- _Requirement_
I need each line of the entries below that includes the string "Answer".

┌──

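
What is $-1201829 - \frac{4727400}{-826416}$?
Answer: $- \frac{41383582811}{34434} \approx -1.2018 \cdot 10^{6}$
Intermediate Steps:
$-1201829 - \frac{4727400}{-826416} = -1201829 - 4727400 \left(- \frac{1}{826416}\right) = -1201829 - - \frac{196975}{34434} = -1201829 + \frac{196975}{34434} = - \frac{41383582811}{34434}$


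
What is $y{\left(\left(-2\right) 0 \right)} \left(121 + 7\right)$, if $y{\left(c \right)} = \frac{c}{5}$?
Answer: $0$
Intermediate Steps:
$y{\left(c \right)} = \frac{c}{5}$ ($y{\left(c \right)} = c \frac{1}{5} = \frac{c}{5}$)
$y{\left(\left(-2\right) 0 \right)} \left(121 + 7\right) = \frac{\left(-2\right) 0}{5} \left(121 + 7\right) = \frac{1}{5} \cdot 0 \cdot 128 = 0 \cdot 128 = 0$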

└──
┌──

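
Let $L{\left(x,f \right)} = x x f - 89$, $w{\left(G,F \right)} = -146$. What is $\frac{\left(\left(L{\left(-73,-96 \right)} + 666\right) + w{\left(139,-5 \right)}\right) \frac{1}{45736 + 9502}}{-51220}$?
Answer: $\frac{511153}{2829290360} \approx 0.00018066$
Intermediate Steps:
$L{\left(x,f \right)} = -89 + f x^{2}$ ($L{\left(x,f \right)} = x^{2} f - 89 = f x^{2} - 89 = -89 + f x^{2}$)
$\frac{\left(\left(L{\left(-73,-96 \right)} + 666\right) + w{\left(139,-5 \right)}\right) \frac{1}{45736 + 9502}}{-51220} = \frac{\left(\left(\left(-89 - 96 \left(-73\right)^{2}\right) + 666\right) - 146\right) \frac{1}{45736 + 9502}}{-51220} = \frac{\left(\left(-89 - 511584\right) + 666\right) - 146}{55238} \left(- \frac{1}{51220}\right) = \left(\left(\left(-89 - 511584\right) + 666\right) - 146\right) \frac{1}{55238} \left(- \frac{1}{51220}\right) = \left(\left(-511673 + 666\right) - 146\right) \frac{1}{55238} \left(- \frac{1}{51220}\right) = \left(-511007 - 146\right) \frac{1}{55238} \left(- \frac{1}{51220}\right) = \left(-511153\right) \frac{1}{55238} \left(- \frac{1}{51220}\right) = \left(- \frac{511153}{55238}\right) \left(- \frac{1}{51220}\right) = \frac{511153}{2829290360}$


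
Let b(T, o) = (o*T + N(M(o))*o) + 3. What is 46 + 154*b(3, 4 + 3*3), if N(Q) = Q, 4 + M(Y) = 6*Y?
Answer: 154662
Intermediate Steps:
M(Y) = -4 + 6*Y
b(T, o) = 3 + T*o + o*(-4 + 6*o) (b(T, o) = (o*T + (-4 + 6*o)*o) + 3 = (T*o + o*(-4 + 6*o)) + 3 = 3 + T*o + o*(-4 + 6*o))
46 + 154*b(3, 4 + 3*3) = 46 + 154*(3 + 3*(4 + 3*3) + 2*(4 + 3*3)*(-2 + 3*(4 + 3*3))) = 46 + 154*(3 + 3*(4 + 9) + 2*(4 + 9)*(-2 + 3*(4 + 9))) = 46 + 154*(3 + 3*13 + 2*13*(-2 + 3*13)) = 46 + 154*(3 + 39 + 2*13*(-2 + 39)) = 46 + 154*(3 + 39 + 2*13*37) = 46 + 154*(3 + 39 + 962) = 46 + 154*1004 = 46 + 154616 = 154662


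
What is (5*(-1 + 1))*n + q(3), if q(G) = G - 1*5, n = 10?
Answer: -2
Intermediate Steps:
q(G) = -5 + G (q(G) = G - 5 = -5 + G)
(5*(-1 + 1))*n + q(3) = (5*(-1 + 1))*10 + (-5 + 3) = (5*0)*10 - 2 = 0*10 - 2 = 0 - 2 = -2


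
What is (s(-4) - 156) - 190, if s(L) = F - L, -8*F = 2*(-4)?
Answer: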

└──

- _Worked solution_
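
Answer: $- \frac{41383582811}{34434} \approx -1.2018 \cdot 10^{6}$
Answer: $0$
Answer: $\frac{511153}{2829290360} \approx 0.00018066$
Answer: 154662
Answer: -2
Answer: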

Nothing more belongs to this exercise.